**Record set:**
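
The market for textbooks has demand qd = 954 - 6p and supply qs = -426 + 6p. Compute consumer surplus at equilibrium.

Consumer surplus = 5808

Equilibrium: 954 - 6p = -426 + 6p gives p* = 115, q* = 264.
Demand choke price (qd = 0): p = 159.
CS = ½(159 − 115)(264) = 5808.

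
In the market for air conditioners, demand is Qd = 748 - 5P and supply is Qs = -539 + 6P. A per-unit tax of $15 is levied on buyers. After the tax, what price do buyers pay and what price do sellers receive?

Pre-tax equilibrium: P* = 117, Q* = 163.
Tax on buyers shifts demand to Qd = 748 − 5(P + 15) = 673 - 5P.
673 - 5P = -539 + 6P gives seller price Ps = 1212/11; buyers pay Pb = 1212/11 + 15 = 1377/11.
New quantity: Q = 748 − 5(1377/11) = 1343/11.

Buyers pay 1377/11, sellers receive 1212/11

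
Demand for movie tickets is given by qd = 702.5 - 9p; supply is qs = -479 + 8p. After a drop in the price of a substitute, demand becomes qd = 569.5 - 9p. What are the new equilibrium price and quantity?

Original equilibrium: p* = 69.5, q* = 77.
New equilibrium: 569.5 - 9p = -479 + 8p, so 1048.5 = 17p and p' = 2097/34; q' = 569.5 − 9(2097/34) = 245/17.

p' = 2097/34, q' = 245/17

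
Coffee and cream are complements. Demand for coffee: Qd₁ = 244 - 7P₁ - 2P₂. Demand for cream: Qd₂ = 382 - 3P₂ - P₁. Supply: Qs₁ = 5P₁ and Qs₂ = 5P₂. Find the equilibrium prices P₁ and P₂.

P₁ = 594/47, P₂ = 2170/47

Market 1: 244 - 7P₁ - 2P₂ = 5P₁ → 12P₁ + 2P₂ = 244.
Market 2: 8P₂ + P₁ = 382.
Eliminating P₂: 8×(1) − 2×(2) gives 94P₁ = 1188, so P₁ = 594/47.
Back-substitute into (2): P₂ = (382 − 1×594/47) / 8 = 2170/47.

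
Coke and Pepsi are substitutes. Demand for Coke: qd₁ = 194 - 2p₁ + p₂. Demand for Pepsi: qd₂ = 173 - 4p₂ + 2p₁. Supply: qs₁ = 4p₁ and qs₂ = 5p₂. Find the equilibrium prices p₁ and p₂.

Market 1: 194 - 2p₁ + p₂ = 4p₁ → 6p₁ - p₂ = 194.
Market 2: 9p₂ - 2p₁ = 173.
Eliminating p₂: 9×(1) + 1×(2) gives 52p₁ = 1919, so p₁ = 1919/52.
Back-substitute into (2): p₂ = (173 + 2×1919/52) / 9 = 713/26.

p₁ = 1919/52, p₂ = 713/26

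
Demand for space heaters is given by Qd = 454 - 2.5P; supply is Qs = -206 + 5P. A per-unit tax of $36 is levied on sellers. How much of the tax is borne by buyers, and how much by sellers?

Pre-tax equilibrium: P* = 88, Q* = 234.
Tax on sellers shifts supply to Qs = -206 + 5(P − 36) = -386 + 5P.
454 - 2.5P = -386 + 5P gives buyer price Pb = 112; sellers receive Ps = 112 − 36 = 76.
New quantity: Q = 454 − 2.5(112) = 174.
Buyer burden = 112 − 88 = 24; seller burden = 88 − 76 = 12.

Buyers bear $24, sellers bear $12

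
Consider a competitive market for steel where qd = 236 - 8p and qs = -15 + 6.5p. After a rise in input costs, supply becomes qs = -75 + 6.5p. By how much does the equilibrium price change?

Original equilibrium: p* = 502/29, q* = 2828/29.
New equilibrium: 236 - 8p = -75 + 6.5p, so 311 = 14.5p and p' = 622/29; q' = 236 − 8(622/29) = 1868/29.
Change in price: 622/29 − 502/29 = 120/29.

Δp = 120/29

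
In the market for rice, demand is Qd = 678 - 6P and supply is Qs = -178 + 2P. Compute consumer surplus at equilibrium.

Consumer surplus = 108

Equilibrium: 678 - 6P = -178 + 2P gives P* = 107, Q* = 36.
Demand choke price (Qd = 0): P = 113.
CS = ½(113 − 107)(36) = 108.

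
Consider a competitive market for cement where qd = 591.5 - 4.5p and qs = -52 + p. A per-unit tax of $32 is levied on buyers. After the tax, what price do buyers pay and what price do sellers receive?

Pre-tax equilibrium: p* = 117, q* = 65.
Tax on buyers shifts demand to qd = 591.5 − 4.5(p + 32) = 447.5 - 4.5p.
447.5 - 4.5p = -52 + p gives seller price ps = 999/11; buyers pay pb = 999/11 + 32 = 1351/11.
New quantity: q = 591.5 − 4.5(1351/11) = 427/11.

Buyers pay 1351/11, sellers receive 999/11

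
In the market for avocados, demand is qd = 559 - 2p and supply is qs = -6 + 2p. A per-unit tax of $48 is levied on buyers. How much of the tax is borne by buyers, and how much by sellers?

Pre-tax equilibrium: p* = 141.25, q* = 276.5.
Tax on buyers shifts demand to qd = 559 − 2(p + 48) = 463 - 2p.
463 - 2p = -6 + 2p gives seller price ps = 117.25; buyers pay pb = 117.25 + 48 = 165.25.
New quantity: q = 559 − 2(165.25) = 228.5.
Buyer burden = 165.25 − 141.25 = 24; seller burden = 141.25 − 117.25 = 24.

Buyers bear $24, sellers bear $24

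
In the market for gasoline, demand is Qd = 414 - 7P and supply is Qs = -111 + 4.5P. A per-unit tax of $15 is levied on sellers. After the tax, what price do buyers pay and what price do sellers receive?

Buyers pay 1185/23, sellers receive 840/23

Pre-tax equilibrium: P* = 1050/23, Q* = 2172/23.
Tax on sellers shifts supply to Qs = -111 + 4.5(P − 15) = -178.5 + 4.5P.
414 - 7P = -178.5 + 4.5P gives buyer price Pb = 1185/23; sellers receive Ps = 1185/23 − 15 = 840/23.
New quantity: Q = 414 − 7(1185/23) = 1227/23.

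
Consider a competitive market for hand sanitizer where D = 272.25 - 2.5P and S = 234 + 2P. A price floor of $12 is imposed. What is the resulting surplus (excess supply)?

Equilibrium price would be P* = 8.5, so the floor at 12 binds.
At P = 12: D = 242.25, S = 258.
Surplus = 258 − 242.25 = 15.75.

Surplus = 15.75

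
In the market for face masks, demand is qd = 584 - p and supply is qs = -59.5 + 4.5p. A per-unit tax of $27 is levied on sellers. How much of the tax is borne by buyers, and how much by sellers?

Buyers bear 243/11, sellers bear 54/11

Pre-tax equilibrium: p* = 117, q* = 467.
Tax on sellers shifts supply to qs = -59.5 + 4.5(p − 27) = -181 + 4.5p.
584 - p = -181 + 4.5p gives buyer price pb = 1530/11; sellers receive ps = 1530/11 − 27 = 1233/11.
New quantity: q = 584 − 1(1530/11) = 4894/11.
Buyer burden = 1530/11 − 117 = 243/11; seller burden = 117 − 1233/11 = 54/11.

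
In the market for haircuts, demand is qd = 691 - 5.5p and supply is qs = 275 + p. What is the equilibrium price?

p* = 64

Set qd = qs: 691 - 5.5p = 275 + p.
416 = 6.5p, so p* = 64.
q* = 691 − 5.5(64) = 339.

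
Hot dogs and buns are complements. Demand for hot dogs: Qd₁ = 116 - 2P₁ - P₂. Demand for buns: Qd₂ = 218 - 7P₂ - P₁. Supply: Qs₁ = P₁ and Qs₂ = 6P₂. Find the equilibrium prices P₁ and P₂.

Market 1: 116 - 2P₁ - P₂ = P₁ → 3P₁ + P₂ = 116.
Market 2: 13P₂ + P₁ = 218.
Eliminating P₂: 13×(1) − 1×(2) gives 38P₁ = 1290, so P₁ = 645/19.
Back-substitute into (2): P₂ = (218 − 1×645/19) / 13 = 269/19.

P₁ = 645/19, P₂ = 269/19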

**Your instructions:**
Type out every record above once more, exactly.

**Expected output:**
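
The market for textbooks has demand qd = 954 - 6p and supply qs = -426 + 6p. Compute consumer surplus at equilibrium.

Consumer surplus = 5808

Equilibrium: 954 - 6p = -426 + 6p gives p* = 115, q* = 264.
Demand choke price (qd = 0): p = 159.
CS = ½(159 − 115)(264) = 5808.

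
In the market for air conditioners, demand is Qd = 748 - 5P and supply is Qs = -539 + 6P. A per-unit tax of $15 is levied on buyers. After the tax, what price do buyers pay and what price do sellers receive?

Pre-tax equilibrium: P* = 117, Q* = 163.
Tax on buyers shifts demand to Qd = 748 − 5(P + 15) = 673 - 5P.
673 - 5P = -539 + 6P gives seller price Ps = 1212/11; buyers pay Pb = 1212/11 + 15 = 1377/11.
New quantity: Q = 748 − 5(1377/11) = 1343/11.

Buyers pay 1377/11, sellers receive 1212/11

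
Demand for movie tickets is given by qd = 702.5 - 9p; supply is qs = -479 + 8p. After a drop in the price of a substitute, demand becomes qd = 569.5 - 9p. What are the new equilibrium price and quantity?

Original equilibrium: p* = 69.5, q* = 77.
New equilibrium: 569.5 - 9p = -479 + 8p, so 1048.5 = 17p and p' = 2097/34; q' = 569.5 − 9(2097/34) = 245/17.

p' = 2097/34, q' = 245/17

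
Coffee and cream are complements. Demand for coffee: Qd₁ = 244 - 7P₁ - 2P₂. Demand for cream: Qd₂ = 382 - 3P₂ - P₁. Supply: Qs₁ = 5P₁ and Qs₂ = 5P₂. Find the equilibrium prices P₁ and P₂.

P₁ = 594/47, P₂ = 2170/47

Market 1: 244 - 7P₁ - 2P₂ = 5P₁ → 12P₁ + 2P₂ = 244.
Market 2: 8P₂ + P₁ = 382.
Eliminating P₂: 8×(1) − 2×(2) gives 94P₁ = 1188, so P₁ = 594/47.
Back-substitute into (2): P₂ = (382 − 1×594/47) / 8 = 2170/47.

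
Coke and Pepsi are substitutes. Demand for Coke: qd₁ = 194 - 2p₁ + p₂. Demand for Pepsi: qd₂ = 173 - 4p₂ + 2p₁. Supply: qs₁ = 4p₁ and qs₂ = 5p₂. Find the equilibrium prices p₁ and p₂.

Market 1: 194 - 2p₁ + p₂ = 4p₁ → 6p₁ - p₂ = 194.
Market 2: 9p₂ - 2p₁ = 173.
Eliminating p₂: 9×(1) + 1×(2) gives 52p₁ = 1919, so p₁ = 1919/52.
Back-substitute into (2): p₂ = (173 + 2×1919/52) / 9 = 713/26.

p₁ = 1919/52, p₂ = 713/26

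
Demand for space heaters is given by Qd = 454 - 2.5P; supply is Qs = -206 + 5P. A per-unit tax of $36 is levied on sellers. How much of the tax is borne by buyers, and how much by sellers?

Pre-tax equilibrium: P* = 88, Q* = 234.
Tax on sellers shifts supply to Qs = -206 + 5(P − 36) = -386 + 5P.
454 - 2.5P = -386 + 5P gives buyer price Pb = 112; sellers receive Ps = 112 − 36 = 76.
New quantity: Q = 454 − 2.5(112) = 174.
Buyer burden = 112 − 88 = 24; seller burden = 88 − 76 = 12.

Buyers bear $24, sellers bear $12

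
Consider a competitive market for steel where qd = 236 - 8p and qs = -15 + 6.5p. After a rise in input costs, supply becomes qs = -75 + 6.5p. By how much does the equilibrium price change?

Original equilibrium: p* = 502/29, q* = 2828/29.
New equilibrium: 236 - 8p = -75 + 6.5p, so 311 = 14.5p and p' = 622/29; q' = 236 − 8(622/29) = 1868/29.
Change in price: 622/29 − 502/29 = 120/29.

Δp = 120/29

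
In the market for rice, demand is Qd = 678 - 6P and supply is Qs = -178 + 2P. Compute consumer surplus at equilibrium.

Consumer surplus = 108

Equilibrium: 678 - 6P = -178 + 2P gives P* = 107, Q* = 36.
Demand choke price (Qd = 0): P = 113.
CS = ½(113 − 107)(36) = 108.

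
Consider a competitive market for cement where qd = 591.5 - 4.5p and qs = -52 + p. A per-unit tax of $32 is levied on buyers. After the tax, what price do buyers pay and what price do sellers receive?

Pre-tax equilibrium: p* = 117, q* = 65.
Tax on buyers shifts demand to qd = 591.5 − 4.5(p + 32) = 447.5 - 4.5p.
447.5 - 4.5p = -52 + p gives seller price ps = 999/11; buyers pay pb = 999/11 + 32 = 1351/11.
New quantity: q = 591.5 − 4.5(1351/11) = 427/11.

Buyers pay 1351/11, sellers receive 999/11

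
In the market for avocados, demand is qd = 559 - 2p and supply is qs = -6 + 2p. A per-unit tax of $48 is levied on buyers. How much of the tax is borne by buyers, and how much by sellers?

Pre-tax equilibrium: p* = 141.25, q* = 276.5.
Tax on buyers shifts demand to qd = 559 − 2(p + 48) = 463 - 2p.
463 - 2p = -6 + 2p gives seller price ps = 117.25; buyers pay pb = 117.25 + 48 = 165.25.
New quantity: q = 559 − 2(165.25) = 228.5.
Buyer burden = 165.25 − 141.25 = 24; seller burden = 141.25 − 117.25 = 24.

Buyers bear $24, sellers bear $24

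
In the market for gasoline, demand is Qd = 414 - 7P and supply is Qs = -111 + 4.5P. A per-unit tax of $15 is levied on sellers. After the tax, what price do buyers pay and what price do sellers receive?

Buyers pay 1185/23, sellers receive 840/23

Pre-tax equilibrium: P* = 1050/23, Q* = 2172/23.
Tax on sellers shifts supply to Qs = -111 + 4.5(P − 15) = -178.5 + 4.5P.
414 - 7P = -178.5 + 4.5P gives buyer price Pb = 1185/23; sellers receive Ps = 1185/23 − 15 = 840/23.
New quantity: Q = 414 − 7(1185/23) = 1227/23.

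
Consider a competitive market for hand sanitizer where D = 272.25 - 2.5P and S = 234 + 2P. A price floor of $12 is imposed. What is the resulting surplus (excess supply)?

Equilibrium price would be P* = 8.5, so the floor at 12 binds.
At P = 12: D = 242.25, S = 258.
Surplus = 258 − 242.25 = 15.75.

Surplus = 15.75

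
In the market for face masks, demand is qd = 584 - p and supply is qs = -59.5 + 4.5p. A per-unit tax of $27 is levied on sellers. How much of the tax is borne by buyers, and how much by sellers?

Buyers bear 243/11, sellers bear 54/11

Pre-tax equilibrium: p* = 117, q* = 467.
Tax on sellers shifts supply to qs = -59.5 + 4.5(p − 27) = -181 + 4.5p.
584 - p = -181 + 4.5p gives buyer price pb = 1530/11; sellers receive ps = 1530/11 − 27 = 1233/11.
New quantity: q = 584 − 1(1530/11) = 4894/11.
Buyer burden = 1530/11 − 117 = 243/11; seller burden = 117 − 1233/11 = 54/11.

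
In the market for haircuts, demand is qd = 691 - 5.5p and supply is qs = 275 + p. What is the equilibrium price?

p* = 64

Set qd = qs: 691 - 5.5p = 275 + p.
416 = 6.5p, so p* = 64.
q* = 691 − 5.5(64) = 339.

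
Hot dogs and buns are complements. Demand for hot dogs: Qd₁ = 116 - 2P₁ - P₂. Demand for buns: Qd₂ = 218 - 7P₂ - P₁. Supply: Qs₁ = P₁ and Qs₂ = 6P₂. Find the equilibrium prices P₁ and P₂.

Market 1: 116 - 2P₁ - P₂ = P₁ → 3P₁ + P₂ = 116.
Market 2: 13P₂ + P₁ = 218.
Eliminating P₂: 13×(1) − 1×(2) gives 38P₁ = 1290, so P₁ = 645/19.
Back-substitute into (2): P₂ = (218 − 1×645/19) / 13 = 269/19.

P₁ = 645/19, P₂ = 269/19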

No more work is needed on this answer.